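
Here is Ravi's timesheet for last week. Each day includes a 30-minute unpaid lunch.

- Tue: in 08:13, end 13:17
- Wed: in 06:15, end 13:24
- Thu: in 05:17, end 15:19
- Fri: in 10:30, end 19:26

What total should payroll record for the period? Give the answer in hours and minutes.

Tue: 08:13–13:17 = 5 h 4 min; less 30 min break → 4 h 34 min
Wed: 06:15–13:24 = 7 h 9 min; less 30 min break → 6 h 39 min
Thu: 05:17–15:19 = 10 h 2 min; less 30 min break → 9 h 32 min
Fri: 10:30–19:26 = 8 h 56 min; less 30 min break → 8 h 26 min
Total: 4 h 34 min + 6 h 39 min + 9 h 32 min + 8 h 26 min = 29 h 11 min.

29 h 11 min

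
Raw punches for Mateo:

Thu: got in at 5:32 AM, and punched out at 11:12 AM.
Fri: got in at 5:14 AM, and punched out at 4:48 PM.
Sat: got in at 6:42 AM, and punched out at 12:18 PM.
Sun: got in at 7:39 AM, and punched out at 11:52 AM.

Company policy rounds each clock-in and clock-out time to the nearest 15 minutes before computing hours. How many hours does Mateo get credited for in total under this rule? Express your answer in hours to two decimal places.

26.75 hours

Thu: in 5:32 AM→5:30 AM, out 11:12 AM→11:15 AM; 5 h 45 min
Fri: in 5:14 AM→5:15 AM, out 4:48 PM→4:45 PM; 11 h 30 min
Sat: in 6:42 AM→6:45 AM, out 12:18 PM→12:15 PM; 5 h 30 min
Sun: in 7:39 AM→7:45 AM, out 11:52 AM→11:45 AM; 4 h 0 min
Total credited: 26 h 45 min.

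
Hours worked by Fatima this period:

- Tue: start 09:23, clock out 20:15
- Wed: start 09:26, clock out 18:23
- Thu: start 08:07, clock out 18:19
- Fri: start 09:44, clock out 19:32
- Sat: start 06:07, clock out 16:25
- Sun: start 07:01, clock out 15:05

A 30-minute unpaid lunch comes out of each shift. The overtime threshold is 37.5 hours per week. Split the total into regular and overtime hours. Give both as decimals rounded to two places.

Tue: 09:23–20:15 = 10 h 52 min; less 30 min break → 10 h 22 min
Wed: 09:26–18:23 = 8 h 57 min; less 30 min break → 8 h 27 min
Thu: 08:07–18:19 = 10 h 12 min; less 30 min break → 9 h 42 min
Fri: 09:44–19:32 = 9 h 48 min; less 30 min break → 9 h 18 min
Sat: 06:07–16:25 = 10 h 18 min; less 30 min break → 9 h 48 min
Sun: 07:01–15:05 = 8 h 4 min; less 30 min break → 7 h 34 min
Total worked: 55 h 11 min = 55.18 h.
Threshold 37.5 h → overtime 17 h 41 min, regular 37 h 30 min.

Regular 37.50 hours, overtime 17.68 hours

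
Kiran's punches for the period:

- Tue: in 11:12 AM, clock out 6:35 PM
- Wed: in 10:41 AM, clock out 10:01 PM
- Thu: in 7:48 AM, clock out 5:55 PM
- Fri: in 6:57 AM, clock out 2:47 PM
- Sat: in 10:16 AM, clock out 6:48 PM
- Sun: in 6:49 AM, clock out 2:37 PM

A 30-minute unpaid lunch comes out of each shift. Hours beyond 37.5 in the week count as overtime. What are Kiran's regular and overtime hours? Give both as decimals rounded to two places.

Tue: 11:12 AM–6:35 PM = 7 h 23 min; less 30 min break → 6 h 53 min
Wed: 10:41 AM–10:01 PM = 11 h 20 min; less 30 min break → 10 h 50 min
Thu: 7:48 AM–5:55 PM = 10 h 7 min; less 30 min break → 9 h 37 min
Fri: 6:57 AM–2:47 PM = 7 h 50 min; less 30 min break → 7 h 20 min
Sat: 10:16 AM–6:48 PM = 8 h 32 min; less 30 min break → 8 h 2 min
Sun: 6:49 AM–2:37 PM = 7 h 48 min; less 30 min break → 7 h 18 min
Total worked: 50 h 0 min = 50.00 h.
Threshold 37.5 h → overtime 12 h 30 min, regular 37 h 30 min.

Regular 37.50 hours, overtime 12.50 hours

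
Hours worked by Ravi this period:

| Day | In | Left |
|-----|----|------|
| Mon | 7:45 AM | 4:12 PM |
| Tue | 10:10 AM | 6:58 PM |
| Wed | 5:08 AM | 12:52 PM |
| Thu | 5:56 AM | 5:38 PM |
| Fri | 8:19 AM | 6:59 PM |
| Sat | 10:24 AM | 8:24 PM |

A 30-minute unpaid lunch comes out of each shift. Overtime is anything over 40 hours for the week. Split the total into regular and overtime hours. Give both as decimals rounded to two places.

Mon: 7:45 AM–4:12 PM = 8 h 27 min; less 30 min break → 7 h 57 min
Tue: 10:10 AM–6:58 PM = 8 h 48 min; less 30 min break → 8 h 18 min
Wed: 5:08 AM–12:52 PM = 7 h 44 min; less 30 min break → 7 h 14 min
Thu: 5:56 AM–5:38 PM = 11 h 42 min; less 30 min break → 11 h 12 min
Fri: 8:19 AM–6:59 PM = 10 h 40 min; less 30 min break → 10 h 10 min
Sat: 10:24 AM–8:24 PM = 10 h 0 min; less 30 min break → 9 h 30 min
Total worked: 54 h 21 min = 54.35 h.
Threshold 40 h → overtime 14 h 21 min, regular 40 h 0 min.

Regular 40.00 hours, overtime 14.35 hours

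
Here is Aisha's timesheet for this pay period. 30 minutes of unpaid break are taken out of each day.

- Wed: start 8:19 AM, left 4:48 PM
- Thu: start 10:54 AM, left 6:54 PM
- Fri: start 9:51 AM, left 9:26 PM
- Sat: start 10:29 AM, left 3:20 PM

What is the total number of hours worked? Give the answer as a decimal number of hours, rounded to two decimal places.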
• • •
▶ **DIRECTIONS**
In the entries above, one line contains "- Fri: in 6:57 AM, clock out 2:47 PM" and another contains "- Sun: in 6:49 AM, clock out 2:37 PM". Reproduce exactly those two lines and the lines between them, nothing else.

▶ **TASK OUTPUT**
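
- Fri: in 6:57 AM, clock out 2:47 PM
- Sat: in 10:16 AM, clock out 6:48 PM
- Sun: in 6:49 AM, clock out 2:37 PM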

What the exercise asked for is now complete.